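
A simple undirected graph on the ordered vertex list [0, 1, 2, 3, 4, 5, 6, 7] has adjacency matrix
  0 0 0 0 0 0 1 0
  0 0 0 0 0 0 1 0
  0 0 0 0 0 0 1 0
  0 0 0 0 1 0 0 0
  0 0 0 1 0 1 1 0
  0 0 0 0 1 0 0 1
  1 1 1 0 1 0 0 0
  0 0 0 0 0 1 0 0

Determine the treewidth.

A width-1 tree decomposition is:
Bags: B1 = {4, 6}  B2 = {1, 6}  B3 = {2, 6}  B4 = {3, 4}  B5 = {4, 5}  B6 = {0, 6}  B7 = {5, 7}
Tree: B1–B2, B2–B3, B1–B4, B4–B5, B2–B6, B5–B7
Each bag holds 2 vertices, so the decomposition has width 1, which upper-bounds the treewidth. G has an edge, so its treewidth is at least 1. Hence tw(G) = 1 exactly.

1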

+--

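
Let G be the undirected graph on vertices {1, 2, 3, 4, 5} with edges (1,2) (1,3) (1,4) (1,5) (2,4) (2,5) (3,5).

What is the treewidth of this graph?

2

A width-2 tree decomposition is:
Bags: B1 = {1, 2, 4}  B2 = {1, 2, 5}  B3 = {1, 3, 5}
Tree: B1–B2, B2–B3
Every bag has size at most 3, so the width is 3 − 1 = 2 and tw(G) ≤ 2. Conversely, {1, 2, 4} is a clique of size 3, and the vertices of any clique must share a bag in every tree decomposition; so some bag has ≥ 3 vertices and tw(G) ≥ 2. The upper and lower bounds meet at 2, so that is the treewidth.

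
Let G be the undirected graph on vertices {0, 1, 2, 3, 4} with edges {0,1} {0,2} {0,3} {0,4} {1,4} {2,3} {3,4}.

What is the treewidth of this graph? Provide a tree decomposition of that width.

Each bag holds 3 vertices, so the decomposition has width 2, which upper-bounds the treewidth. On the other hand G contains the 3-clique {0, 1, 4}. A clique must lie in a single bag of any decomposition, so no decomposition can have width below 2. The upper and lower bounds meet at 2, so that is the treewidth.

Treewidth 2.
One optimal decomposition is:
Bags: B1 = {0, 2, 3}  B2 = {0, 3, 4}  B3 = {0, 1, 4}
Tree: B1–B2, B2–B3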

+--

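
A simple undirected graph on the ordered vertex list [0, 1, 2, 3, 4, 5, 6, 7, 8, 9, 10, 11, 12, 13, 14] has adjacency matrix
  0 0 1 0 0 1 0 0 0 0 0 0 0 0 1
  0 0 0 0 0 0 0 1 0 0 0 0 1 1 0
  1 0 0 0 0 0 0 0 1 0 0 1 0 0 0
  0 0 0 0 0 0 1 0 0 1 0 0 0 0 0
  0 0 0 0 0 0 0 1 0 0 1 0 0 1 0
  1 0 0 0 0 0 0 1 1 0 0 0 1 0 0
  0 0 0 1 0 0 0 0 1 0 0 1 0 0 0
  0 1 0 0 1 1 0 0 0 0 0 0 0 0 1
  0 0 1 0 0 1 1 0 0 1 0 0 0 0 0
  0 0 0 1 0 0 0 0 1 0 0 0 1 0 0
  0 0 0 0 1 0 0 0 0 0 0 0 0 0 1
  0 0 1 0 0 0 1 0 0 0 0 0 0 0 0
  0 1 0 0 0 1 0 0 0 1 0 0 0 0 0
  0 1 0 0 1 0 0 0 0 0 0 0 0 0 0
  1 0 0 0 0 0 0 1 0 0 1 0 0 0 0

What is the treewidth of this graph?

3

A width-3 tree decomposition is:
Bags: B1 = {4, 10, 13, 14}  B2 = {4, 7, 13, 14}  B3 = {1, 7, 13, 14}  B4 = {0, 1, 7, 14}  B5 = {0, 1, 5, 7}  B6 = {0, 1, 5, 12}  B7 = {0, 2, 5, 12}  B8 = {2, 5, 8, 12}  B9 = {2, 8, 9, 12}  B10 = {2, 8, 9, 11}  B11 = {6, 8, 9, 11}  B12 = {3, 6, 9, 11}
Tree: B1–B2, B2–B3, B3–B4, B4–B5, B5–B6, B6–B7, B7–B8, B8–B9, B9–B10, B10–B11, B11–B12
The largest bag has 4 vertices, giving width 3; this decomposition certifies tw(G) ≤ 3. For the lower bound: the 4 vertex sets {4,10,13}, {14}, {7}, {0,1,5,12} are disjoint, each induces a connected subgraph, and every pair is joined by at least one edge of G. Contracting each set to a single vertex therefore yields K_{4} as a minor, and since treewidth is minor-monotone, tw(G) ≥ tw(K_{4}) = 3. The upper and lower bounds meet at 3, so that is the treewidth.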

+--

● **Task statement**
To answer, copy each line from the material above that has the word "list".

● **Your response**
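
A simple undirected graph on the ordered vertex list [0, 1, 2, 3, 4, 5, 6, 7] has adjacency matrix
A simple undirected graph on the ordered vertex list [0, 1, 2, 3, 4, 5, 6, 7, 8, 9, 10, 11, 12, 13, 14] has adjacency matrix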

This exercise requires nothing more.